List all the lines in these records that hold "resulting".
Records for processing section start
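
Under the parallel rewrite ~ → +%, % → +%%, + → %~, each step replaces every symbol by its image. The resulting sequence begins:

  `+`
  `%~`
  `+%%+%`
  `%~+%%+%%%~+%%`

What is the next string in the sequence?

Rewriting the 13 symbols of %~+%%+%%%~+%% one by one yields +%% +% %~ +%% +%% %~ +%% +%% +%% +% %~ +%% +%%; concatenated:

+%%+%%~+%%+%%%~+%%+%%+%%+%%~+%%+%%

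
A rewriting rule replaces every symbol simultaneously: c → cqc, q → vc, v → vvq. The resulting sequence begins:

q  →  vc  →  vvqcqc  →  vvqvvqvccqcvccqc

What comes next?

vvqvvqvcvvqvvqvcvvqcqccqcvccqcvvqcqccqcvccqc

Applying the rule to each of the 16 symbols of vvqvvqvccqcvccqc gives the pieces vvq vvq vc vvq vvq vc vvq cqc cqc vc cqc vvq cqc cqc vc cqc, which concatenate to the answer.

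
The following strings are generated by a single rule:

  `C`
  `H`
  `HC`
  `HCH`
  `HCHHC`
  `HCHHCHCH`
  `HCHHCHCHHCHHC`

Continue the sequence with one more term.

HCHHCHCHHCHHCHCHHCHCH

From term 3 onward, concatenate the last term with the second-to-last: H·C = HC, HC·H = HCH, …
So term 8 is HCHHCHCHHCHHC·HCHHCHCH.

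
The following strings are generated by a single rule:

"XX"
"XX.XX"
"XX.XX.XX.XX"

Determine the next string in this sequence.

Every step duplicates the string with '.' between the halves.
Doubling XX.XX.XX.XX with '.' between the halves:

XX.XX.XX.XX.XX.XX.XX.XX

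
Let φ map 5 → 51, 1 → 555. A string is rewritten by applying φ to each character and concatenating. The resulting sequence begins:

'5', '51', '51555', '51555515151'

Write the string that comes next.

Apply φ to 51555515151 symbol by symbol: 5→51, 1→555, 5→51, 5→51, 5→51, 5→51, 1→555, 5→51, 1→555, 5→51, 1→555; joined: 51 555 51 51 51 51 555 51 555 51 555.

51555515151515555155551555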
Records for processing section end
§ Answer box
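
Under the parallel rewrite ~ → +%, % → +%%, + → %~, each step replaces every symbol by its image. The resulting sequence begins:
A rewriting rule replaces every symbol simultaneously: c → cqc, q → vc, v → vvq. The resulting sequence begins:
Let φ map 5 → 51, 1 → 555. A string is rewritten by applying φ to each character and concatenating. The resulting sequence begins: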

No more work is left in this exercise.